Stored data entries:

..............................

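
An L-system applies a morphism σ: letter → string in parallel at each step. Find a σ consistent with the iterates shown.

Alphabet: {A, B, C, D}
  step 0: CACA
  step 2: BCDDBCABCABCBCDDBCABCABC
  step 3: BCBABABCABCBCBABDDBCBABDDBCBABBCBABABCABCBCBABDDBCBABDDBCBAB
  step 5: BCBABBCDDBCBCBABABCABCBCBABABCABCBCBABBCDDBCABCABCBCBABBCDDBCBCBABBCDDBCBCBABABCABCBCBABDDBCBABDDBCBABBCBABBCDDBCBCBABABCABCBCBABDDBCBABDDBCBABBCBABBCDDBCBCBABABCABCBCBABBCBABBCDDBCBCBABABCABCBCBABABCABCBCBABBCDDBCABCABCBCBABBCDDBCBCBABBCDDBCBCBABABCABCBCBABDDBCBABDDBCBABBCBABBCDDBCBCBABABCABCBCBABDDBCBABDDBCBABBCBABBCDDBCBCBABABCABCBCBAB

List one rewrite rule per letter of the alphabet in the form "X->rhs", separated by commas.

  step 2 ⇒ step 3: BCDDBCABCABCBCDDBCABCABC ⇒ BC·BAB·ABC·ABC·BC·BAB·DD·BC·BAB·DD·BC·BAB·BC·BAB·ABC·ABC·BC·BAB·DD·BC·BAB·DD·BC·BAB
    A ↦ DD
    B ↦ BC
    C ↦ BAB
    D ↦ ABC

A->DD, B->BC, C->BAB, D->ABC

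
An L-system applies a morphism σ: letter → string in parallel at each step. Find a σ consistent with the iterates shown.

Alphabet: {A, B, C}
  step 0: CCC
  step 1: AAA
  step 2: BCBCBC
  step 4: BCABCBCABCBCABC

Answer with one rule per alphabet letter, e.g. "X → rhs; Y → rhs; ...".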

..............................

▶ [What to do]: Output each record precisely as given.

▶ [Answer section]:
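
An L-system applies a morphism σ: letter → string in parallel at each step. Find a σ consistent with the iterates shown.

Alphabet: {A, B, C, D}
  step 0: CACA
  step 2: BCDDBCABCABCBCDDBCABCABC
  step 3: BCBABABCABCBCBABDDBCBABDDBCBABBCBABABCABCBCBABDDBCBABDDBCBAB
  step 5: BCBABBCDDBCBCBABABCABCBCBABABCABCBCBABBCDDBCABCABCBCBABBCDDBCBCBABBCDDBCBCBABABCABCBCBABDDBCBABDDBCBABBCBABBCDDBCBCBABABCABCBCBABDDBCBABDDBCBABBCBABBCDDBCBCBABABCABCBCBABBCBABBCDDBCBCBABABCABCBCBABABCABCBCBABBCDDBCABCABCBCBABBCDDBCBCBABBCDDBCBCBABABCABCBCBABDDBCBABDDBCBABBCBABBCDDBCBCBABABCABCBCBABDDBCBABDDBCBABBCBABBCDDBCBCBABABCABCBCBAB

List one rewrite rule per letter of the alphabet in the form "X->rhs", separated by commas.

  step 2 ⇒ step 3: BCDDBCABCABCBCDDBCABCABC ⇒ BC·BAB·ABC·ABC·BC·BAB·DD·BC·BAB·DD·BC·BAB·BC·BAB·ABC·ABC·BC·BAB·DD·BC·BAB·DD·BC·BAB
    A ↦ DD
    B ↦ BC
    C ↦ BAB
    D ↦ ABC

A->DD, B->BC, C->BAB, D->ABC

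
An L-system applies a morphism σ: letter → string in parallel at each step. Find a σ consistent with the iterates shown.

Alphabet: {A, B, C}
  step 0: CCC
  step 1: AAA
  step 2: BCBCBC
  step 4: BCABCBCABCBCABC

Answer with one rule per alphabet letter, e.g. "X → rhs; Y → rhs; ...".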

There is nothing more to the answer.